====== Given records ======

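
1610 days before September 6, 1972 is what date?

April 10, 1968

Counting back 1610 days from September 6, 1972.
Going back 6 days from September 6, 1972 reaches the end of the previous month; 1610 − 6 = 1604 left.
August 1972 has 31 days: 1604 − 31 = 1573 left.
July 1972 has 31 days: 1573 − 31 = 1542 left.
June 1972 has 30 days: 1542 − 30 = 1512 left.
May 1972 has 31 days: 1512 − 31 = 1481 left.
April 1972 has 30 days: 1481 − 30 = 1451 left.
March 1972 has 31 days: 1451 − 31 = 1420 left.
February 1972 has 29 days (1972 is a leap year): 1420 − 29 = 1391 left.
January 1972 has 31 days: 1391 − 31 = 1360 left.
December 1971 has 31 days: 1360 − 31 = 1329 left.
November 1971 has 30 days: 1329 − 30 = 1299 left.
October 1971 has 31 days: 1299 − 31 = 1268 left.
September 1971 has 30 days: 1268 − 30 = 1238 left.
August 1971 has 31 days: 1238 − 31 = 1207 left.
July 1971 has 31 days: 1207 − 31 = 1176 left.
June 1971 has 30 days: 1176 − 30 = 1146 left.
May 1971 has 31 days: 1146 − 31 = 1115 left.
April 1971 has 30 days: 1115 − 30 = 1085 left.
March 1971 has 31 days: 1085 − 31 = 1054 left.
February 1971 has 28 days (1971 is not a leap year): 1054 − 28 = 1026 left.
January 1971 has 31 days: 1026 − 31 = 995 left.
December 1970 has 31 days: 995 − 31 = 964 left.
November 1970 has 30 days: 964 − 30 = 934 left.
October 1970 has 31 days: 934 − 31 = 903 left.
September 1970 has 30 days: 903 − 30 = 873 left.
August 1970 has 31 days: 873 − 31 = 842 left.
July 1970 has 31 days: 842 − 31 = 811 left.
June 1970 has 30 days: 811 − 30 = 781 left.
May 1970 has 31 days: 781 − 31 = 750 left.
April 1970 has 30 days: 750 − 30 = 720 left.
March 1970 has 31 days: 720 − 31 = 689 left.
February 1970 has 28 days (1970 is not a leap year): 689 − 28 = 661 left.
January 1970 has 31 days: 661 − 31 = 630 left.
December 1969 has 31 days: 630 − 31 = 599 left.
November 1969 has 30 days: 599 − 30 = 569 left.
October 1969 has 31 days: 569 − 31 = 538 left.
September 1969 has 30 days: 538 − 30 = 508 left.
August 1969 has 31 days: 508 − 31 = 477 left.
July 1969 has 31 days: 477 − 31 = 446 left.
June 1969 has 30 days: 446 − 30 = 416 left.
May 1969 has 31 days: 416 − 31 = 385 left.
April 1969 has 30 days: 385 − 30 = 355 left.
March 1969 has 31 days: 355 − 31 = 324 left.
February 1969 has 28 days (1969 is not a leap year): 324 − 28 = 296 left.
January 1969 has 31 days: 296 − 31 = 265 left.
December 1968 has 31 days: 265 − 31 = 234 left.
November 1968 has 30 days: 234 − 30 = 204 left.
October 1968 has 31 days: 204 − 31 = 173 left.
September 1968 has 30 days: 173 − 30 = 143 left.
August 1968 has 31 days: 143 − 31 = 112 left.
July 1968 has 31 days: 112 − 31 = 81 left.
June 1968 has 30 days: 81 − 30 = 51 left.
May 1968 has 31 days: 51 − 31 = 20 left.
April 1968 has 30 days; 30 − 20 = 10 → April 10, 1968.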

======

Brief: Please show all lines from the entries that contain the word "February".

Result for this exercise:
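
February 1972 has 29 days (1972 is a leap year): 1420 − 29 = 1391 left.
February 1971 has 28 days (1971 is not a leap year): 1054 − 28 = 1026 left.
February 1970 has 28 days (1970 is not a leap year): 689 − 28 = 661 left.
February 1969 has 28 days (1969 is not a leap year): 324 − 28 = 296 left.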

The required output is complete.